*** Opening of SOURCE INFORMATION ***

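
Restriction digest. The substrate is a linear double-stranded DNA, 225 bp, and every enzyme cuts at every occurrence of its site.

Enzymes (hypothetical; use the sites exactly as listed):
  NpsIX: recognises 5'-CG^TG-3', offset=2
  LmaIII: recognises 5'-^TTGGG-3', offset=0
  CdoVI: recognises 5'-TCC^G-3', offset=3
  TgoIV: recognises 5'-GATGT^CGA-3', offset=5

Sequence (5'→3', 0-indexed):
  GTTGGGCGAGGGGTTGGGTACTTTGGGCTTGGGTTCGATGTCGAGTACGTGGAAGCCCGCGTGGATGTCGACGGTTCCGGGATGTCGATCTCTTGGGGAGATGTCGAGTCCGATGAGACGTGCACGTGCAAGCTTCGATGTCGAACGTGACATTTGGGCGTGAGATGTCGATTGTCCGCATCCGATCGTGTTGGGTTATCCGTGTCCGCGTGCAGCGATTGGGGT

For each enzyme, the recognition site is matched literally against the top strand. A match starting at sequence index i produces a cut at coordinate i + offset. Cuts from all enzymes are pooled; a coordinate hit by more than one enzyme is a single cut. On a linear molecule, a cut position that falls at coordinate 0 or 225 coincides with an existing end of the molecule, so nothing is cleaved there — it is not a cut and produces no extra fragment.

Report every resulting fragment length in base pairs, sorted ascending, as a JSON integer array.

Scan for sites:
  NpsIX CGTG/2: at [47, 59, 118, 124, 145, 158, 186, 200, 208] ⇒ [49, 61, 120, 126, 147, 160, 188, 202, 210]
  LmaIII TTGGG/0: at [1, 13, 22, 28, 92, 153, 190, 218] ⇒ [1, 13, 22, 28, 92, 153, 190, 218]
  CdoVI TCCG/3: at [75, 108, 174, 180, 198, 204] ⇒ [78, 111, 177, 183, 201, 207]
  TgoIV GATGTCGA/5: at [36, 63, 80, 99, 136, 163] ⇒ [41, 68, 85, 104, 141, 168]

All cut coordinates (distinct, sorted): [1, 13, 22, 28, 41, 49, 61, 68, 78, 85, 92, 104, 111, 120, 126, 141, 147, 153, 160, 168, 177, 183, 188, 190, 201, 202, 207, 210, 218]

Fragment lengths:
  [0,1): 1 bp
  [1,13): 12 bp
  [13,22): 9 bp
  [22,28): 6 bp
  [28,41): 13 bp
  [41,49): 8 bp
  [49,61): 12 bp
  [61,68): 7 bp
  [68,78): 10 bp
  [78,85): 7 bp
  [85,92): 7 bp
  [92,104): 12 bp
  [104,111): 7 bp
  [111,120): 9 bp
  [120,126): 6 bp
  [126,141): 15 bp
  [141,147): 6 bp
  [147,153): 6 bp
  [153,160): 7 bp
  [160,168): 8 bp
  [168,177): 9 bp
  [177,183): 6 bp
  [183,188): 5 bp
  [188,190): 2 bp
  [190,201): 11 bp
  [201,202): 1 bp
  [202,207): 5 bp
  [207,210): 3 bp
  [210,218): 8 bp
  [218,225): 7 bp

[1,1,2,3,5,5,6,6,6,6,6,7,7,7,7,7,7,8,8,8,9,9,9,10,11,12,12,12,13,15]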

*** Close of SOURCE INFORMATION ***

WHAT THE TASK REQUIRES:
Where a line of the records has the string "linear", return that line.

WORKED SOLUTION:
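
Restriction digest. The substrate is a linear double-stranded DNA, 225 bp, and every enzyme cuts at every occurrence of its site.
For each enzyme, the recognition site is matched literally against the top strand. A match starting at sequence index i produces a cut at coordinate i + offset. Cuts from all enzymes are pooled; a coordinate hit by more than one enzyme is a single cut. On a linear molecule, a cut position that falls at coordinate 0 or 225 coincides with an existing end of the molecule, so nothing is cleaved there — it is not a cut and produces no extra fragment.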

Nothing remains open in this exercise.